Collected data:
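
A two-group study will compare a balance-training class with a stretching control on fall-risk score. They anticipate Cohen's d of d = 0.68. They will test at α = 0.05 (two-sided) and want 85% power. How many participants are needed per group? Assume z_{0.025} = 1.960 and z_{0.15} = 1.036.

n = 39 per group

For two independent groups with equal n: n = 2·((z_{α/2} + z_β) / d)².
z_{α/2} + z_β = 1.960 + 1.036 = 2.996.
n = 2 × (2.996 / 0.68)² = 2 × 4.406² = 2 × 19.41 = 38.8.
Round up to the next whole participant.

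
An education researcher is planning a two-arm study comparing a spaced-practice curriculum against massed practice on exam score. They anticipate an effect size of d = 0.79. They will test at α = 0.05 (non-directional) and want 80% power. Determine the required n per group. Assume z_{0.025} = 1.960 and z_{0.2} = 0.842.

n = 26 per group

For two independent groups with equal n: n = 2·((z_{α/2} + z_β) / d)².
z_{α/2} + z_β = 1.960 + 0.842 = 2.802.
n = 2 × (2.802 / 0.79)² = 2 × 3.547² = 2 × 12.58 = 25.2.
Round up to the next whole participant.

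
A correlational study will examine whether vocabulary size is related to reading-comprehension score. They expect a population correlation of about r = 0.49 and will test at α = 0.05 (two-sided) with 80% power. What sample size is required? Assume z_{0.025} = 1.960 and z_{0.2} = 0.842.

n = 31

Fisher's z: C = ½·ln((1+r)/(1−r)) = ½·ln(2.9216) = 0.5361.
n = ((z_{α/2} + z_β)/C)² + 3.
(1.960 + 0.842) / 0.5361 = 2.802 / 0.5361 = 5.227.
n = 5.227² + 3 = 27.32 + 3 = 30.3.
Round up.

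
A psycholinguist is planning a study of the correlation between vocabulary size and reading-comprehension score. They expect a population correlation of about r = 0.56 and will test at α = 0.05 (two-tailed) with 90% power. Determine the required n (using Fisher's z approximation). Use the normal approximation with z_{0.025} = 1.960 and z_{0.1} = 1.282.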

---

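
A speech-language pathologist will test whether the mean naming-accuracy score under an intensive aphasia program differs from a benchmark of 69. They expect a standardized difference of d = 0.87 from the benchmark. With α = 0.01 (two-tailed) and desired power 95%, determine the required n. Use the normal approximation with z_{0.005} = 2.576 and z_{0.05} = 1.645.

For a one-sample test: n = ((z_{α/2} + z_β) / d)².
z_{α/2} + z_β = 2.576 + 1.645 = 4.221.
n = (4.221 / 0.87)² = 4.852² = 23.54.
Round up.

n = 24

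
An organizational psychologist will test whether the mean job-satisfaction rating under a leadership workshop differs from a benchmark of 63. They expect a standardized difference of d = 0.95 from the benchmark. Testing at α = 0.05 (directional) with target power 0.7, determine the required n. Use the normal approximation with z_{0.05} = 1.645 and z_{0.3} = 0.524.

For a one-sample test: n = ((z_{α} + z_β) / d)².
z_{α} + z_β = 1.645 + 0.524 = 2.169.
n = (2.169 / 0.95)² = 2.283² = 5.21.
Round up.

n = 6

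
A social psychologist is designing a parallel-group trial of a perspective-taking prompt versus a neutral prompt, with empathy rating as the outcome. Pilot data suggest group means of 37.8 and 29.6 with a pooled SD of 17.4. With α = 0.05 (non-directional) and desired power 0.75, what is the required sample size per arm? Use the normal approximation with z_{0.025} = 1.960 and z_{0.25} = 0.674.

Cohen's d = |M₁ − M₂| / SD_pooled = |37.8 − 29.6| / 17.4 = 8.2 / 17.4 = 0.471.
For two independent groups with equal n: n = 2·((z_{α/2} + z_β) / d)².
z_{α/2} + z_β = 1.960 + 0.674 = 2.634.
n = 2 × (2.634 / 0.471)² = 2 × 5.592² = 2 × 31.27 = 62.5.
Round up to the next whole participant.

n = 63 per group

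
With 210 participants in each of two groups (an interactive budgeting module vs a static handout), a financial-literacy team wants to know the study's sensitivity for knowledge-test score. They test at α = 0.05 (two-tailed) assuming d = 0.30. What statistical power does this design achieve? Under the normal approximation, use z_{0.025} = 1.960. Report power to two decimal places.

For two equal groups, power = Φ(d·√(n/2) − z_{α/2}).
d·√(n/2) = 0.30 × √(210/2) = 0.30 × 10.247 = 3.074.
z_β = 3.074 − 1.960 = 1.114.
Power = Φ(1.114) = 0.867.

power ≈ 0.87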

*PROMPT:* Set down precisely the lines above between the line holding "An education researcher" and the line holding "A psycholinguist is", inclusive, and nothing beyond them.

*RESULT FOR THIS TASK:*
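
An education researcher is planning a two-arm study comparing a spaced-practice curriculum against massed practice on exam score. They anticipate an effect size of d = 0.79. They will test at α = 0.05 (non-directional) and want 80% power. Determine the required n per group. Assume z_{0.025} = 1.960 and z_{0.2} = 0.842.

n = 26 per group

For two independent groups with equal n: n = 2·((z_{α/2} + z_β) / d)².
z_{α/2} + z_β = 1.960 + 0.842 = 2.802.
n = 2 × (2.802 / 0.79)² = 2 × 3.547² = 2 × 12.58 = 25.2.
Round up to the next whole participant.

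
A correlational study will examine whether vocabulary size is related to reading-comprehension score. They expect a population correlation of about r = 0.49 and will test at α = 0.05 (two-sided) with 80% power. What sample size is required? Assume z_{0.025} = 1.960 and z_{0.2} = 0.842.

n = 31

Fisher's z: C = ½·ln((1+r)/(1−r)) = ½·ln(2.9216) = 0.5361.
n = ((z_{α/2} + z_β)/C)² + 3.
(1.960 + 0.842) / 0.5361 = 2.802 / 0.5361 = 5.227.
n = 5.227² + 3 = 27.32 + 3 = 30.3.
Round up.

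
A psycholinguist is planning a study of the correlation between vocabulary size and reading-comprehension score. They expect a population correlation of about r = 0.56 and will test at α = 0.05 (two-tailed) with 90% power. Determine the required n (using Fisher's z approximation). Use the normal approximation with z_{0.025} = 1.960 and z_{0.1} = 1.282.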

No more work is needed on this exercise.